[Dataset entries]
═══

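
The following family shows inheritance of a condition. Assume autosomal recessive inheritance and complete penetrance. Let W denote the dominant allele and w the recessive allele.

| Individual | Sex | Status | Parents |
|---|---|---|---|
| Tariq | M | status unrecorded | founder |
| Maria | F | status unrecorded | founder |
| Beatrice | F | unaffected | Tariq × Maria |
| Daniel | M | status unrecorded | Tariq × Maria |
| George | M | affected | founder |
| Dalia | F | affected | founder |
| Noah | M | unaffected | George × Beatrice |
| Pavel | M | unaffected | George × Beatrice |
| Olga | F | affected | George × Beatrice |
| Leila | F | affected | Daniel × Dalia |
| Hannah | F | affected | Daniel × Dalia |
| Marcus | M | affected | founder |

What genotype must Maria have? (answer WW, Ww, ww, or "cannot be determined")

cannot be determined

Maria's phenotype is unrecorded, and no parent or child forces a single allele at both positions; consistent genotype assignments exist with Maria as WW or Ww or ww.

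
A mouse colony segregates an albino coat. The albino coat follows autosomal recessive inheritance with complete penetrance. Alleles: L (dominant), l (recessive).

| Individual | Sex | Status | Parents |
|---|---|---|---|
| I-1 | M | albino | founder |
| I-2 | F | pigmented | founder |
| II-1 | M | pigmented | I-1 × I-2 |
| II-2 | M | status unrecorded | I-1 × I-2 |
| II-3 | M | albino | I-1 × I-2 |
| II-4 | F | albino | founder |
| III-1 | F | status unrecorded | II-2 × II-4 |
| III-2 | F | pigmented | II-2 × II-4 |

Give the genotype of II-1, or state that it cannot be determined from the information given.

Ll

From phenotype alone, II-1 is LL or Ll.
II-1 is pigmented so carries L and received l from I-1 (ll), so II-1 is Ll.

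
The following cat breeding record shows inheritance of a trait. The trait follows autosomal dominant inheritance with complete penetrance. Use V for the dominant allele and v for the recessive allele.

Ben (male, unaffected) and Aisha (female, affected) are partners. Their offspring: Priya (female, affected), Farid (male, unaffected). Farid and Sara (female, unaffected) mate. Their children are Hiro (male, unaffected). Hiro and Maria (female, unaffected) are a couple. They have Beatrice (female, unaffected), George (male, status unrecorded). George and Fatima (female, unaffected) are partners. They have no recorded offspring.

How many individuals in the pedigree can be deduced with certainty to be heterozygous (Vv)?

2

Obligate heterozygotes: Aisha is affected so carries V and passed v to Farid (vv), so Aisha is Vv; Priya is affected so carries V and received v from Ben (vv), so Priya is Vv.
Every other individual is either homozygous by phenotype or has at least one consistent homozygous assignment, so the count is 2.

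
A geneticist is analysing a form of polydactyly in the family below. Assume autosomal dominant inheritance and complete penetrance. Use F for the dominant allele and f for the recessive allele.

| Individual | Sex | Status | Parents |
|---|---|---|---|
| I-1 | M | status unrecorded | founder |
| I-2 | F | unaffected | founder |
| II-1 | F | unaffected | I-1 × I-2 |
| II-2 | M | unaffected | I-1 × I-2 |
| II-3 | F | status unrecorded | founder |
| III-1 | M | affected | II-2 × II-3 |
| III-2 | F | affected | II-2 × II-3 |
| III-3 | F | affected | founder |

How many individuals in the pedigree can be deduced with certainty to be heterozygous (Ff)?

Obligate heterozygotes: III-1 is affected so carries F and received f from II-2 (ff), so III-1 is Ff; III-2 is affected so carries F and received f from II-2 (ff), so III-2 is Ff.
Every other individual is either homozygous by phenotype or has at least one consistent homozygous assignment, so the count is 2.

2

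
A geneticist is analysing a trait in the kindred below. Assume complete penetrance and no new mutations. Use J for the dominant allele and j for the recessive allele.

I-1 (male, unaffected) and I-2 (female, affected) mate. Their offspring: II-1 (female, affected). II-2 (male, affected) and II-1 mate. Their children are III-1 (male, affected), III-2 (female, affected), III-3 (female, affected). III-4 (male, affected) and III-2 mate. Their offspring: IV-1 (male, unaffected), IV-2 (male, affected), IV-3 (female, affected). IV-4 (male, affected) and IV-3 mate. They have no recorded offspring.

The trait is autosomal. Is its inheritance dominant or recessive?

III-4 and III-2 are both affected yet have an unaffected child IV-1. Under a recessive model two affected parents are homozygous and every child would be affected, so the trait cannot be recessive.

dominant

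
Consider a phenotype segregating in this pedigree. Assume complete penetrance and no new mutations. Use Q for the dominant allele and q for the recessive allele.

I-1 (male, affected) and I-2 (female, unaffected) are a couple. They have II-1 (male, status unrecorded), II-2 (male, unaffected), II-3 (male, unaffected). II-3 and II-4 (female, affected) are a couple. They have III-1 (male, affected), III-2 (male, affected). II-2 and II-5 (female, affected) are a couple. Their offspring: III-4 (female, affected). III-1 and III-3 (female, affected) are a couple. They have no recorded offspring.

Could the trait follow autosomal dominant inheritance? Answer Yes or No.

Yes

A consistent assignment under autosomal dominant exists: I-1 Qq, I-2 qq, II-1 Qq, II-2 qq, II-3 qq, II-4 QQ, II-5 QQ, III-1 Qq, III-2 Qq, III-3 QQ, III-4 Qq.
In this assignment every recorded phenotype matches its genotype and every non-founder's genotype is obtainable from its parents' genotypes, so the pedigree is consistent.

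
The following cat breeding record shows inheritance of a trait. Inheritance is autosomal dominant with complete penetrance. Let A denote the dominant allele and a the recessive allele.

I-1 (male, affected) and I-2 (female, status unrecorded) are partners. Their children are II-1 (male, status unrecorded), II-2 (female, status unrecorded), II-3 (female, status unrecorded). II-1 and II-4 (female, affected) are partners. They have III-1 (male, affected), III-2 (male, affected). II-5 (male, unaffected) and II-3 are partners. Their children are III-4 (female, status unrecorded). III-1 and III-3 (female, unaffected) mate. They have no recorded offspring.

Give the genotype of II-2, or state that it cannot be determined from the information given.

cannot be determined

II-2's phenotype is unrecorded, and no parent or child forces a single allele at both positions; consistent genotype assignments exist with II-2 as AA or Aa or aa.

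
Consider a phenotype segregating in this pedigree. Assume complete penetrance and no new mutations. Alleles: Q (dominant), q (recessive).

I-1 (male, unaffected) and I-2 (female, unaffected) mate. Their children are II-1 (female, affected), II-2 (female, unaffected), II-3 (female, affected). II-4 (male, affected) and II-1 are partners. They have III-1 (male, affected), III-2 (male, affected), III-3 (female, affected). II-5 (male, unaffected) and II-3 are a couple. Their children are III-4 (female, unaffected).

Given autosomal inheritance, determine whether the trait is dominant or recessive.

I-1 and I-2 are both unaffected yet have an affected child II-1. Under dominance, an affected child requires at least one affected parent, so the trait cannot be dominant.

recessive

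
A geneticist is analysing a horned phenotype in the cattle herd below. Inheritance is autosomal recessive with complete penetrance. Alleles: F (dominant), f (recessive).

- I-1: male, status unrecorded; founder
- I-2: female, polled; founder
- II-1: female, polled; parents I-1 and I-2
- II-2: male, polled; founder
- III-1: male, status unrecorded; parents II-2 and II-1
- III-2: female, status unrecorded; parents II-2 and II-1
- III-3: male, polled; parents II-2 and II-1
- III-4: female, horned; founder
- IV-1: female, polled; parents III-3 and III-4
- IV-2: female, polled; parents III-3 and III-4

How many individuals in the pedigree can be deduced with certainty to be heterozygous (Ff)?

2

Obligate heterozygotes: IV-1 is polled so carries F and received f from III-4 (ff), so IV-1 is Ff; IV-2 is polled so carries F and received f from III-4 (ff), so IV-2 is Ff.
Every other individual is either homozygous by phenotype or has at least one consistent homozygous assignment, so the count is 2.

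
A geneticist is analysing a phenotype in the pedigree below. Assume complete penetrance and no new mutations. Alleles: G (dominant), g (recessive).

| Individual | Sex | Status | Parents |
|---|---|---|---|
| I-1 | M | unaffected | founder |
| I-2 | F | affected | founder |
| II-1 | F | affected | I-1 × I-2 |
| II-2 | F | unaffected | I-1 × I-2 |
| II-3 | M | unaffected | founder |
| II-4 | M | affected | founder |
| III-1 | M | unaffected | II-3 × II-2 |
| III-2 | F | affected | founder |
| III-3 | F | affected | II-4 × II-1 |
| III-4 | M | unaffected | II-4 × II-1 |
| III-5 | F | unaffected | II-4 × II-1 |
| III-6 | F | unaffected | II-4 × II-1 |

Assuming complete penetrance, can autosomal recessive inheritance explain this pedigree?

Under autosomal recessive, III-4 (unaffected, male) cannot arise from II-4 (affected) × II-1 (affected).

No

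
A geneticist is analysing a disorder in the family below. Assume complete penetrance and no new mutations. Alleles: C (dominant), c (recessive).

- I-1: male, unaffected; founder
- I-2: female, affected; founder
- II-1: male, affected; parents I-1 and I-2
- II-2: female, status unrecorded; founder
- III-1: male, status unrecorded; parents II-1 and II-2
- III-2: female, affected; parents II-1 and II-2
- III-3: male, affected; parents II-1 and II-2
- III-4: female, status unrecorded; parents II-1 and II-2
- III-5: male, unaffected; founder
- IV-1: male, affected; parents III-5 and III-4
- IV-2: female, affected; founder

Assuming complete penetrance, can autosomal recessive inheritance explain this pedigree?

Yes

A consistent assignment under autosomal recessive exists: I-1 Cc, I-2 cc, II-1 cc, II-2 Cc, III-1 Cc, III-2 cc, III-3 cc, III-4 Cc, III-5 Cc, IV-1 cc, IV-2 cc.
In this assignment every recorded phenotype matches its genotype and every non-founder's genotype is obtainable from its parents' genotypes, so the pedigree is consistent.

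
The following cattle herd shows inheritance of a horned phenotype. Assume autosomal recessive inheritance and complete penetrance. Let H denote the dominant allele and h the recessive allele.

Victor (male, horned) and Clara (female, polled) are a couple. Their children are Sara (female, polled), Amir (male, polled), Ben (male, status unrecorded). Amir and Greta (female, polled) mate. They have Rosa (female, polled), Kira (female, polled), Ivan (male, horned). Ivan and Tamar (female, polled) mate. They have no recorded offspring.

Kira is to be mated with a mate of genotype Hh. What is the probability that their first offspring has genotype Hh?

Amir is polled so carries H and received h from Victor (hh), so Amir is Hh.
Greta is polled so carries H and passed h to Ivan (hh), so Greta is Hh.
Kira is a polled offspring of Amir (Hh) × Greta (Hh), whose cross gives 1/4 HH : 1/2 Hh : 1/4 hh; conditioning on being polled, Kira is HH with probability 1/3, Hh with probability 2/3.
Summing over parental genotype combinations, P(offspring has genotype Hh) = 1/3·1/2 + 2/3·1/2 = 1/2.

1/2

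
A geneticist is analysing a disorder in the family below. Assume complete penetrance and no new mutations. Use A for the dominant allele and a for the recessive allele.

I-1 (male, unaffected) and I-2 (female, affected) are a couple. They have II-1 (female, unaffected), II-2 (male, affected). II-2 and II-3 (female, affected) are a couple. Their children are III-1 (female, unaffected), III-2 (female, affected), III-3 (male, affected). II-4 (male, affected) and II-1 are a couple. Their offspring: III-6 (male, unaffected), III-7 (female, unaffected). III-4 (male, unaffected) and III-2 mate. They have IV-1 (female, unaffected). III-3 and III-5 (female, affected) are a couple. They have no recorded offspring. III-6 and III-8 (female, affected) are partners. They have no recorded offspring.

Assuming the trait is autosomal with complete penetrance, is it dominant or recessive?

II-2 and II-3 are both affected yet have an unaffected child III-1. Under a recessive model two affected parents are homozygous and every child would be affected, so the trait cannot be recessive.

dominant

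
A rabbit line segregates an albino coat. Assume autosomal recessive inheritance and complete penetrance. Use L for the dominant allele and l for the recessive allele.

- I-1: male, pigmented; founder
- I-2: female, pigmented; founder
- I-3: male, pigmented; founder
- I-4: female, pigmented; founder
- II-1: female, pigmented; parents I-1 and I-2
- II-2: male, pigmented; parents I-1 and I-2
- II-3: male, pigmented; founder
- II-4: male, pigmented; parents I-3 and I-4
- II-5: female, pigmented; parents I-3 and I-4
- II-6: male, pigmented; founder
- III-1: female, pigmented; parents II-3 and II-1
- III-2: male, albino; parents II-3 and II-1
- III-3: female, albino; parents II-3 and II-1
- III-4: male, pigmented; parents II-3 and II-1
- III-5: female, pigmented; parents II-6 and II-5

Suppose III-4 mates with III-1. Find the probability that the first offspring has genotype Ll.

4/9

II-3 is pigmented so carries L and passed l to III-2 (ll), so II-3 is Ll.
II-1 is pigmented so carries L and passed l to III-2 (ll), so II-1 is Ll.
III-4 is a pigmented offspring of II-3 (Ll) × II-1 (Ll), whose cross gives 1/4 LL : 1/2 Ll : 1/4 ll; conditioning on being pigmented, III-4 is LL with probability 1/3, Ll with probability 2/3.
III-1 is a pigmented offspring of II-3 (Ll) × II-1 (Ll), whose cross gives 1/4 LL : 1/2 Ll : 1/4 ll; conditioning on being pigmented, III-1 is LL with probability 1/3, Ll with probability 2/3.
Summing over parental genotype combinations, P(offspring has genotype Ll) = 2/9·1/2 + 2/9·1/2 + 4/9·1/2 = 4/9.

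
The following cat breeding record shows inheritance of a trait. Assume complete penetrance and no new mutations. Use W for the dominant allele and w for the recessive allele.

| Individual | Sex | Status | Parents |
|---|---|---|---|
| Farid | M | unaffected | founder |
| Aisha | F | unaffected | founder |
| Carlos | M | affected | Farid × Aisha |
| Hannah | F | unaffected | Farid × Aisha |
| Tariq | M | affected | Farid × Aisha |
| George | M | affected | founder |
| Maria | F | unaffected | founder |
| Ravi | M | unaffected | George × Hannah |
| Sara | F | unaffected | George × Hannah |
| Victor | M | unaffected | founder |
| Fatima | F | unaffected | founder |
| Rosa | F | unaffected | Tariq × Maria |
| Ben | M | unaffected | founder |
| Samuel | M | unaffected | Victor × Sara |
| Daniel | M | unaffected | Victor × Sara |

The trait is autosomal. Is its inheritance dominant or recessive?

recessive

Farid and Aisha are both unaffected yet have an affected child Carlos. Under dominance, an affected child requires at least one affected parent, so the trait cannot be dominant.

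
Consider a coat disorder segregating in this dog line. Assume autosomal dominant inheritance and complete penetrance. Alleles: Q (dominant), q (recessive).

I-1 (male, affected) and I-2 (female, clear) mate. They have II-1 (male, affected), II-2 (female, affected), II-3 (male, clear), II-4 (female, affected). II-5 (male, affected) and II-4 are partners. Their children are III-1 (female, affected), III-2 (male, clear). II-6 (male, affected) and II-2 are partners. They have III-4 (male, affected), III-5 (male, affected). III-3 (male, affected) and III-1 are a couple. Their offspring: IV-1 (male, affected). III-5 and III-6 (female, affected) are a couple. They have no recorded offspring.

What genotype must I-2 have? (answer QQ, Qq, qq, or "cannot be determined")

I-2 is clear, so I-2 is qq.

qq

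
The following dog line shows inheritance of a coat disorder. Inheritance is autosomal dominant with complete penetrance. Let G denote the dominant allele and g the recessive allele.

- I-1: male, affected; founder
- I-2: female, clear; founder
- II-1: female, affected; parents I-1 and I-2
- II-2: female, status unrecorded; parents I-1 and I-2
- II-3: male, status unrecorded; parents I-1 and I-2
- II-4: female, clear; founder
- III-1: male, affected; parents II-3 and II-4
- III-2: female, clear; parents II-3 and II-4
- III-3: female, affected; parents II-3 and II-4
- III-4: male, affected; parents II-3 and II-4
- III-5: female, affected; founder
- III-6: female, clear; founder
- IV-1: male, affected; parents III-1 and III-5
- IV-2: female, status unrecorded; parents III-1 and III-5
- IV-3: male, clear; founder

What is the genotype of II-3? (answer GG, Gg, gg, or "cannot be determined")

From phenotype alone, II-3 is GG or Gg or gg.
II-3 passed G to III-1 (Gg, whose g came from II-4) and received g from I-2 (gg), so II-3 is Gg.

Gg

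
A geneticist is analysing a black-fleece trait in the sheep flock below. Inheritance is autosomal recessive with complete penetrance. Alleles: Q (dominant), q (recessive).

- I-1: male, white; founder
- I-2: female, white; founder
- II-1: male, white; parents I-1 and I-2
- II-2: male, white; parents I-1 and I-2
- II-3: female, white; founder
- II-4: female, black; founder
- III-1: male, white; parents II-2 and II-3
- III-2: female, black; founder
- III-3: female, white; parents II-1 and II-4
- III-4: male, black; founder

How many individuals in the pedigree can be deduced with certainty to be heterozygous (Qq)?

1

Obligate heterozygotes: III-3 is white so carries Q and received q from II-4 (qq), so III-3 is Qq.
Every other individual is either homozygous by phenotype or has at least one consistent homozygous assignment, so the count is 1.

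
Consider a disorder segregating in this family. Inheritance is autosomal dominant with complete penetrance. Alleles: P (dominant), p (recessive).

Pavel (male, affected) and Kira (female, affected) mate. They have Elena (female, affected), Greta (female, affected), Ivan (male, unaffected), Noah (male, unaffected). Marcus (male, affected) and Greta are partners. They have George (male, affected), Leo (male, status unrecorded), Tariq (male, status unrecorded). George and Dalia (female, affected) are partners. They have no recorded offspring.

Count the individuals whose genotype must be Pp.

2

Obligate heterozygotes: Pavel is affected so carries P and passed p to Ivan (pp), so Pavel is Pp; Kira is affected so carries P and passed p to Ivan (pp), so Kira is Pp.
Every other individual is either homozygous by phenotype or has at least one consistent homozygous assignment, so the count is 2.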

═══

TASK DESCRIPTION: Some lines above hold the word "Sara". Copy all of them.

WORKED SOLUTION:
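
Ben (male, unaffected) and Aisha (female, affected) are partners. Their offspring: Priya (female, affected), Farid (male, unaffected). Farid and Sara (female, unaffected) mate. Their children are Hiro (male, unaffected). Hiro and Maria (female, unaffected) are a couple. They have Beatrice (female, unaffected), George (male, status unrecorded). George and Fatima (female, unaffected) are partners. They have no recorded offspring.
Victor (male, horned) and Clara (female, polled) are a couple. Their children are Sara (female, polled), Amir (male, polled), Ben (male, status unrecorded). Amir and Greta (female, polled) mate. They have Rosa (female, polled), Kira (female, polled), Ivan (male, horned). Ivan and Tamar (female, polled) mate. They have no recorded offspring.
| Sara | F | unaffected | George × Hannah |
| Samuel | M | unaffected | Victor × Sara |
| Daniel | M | unaffected | Victor × Sara |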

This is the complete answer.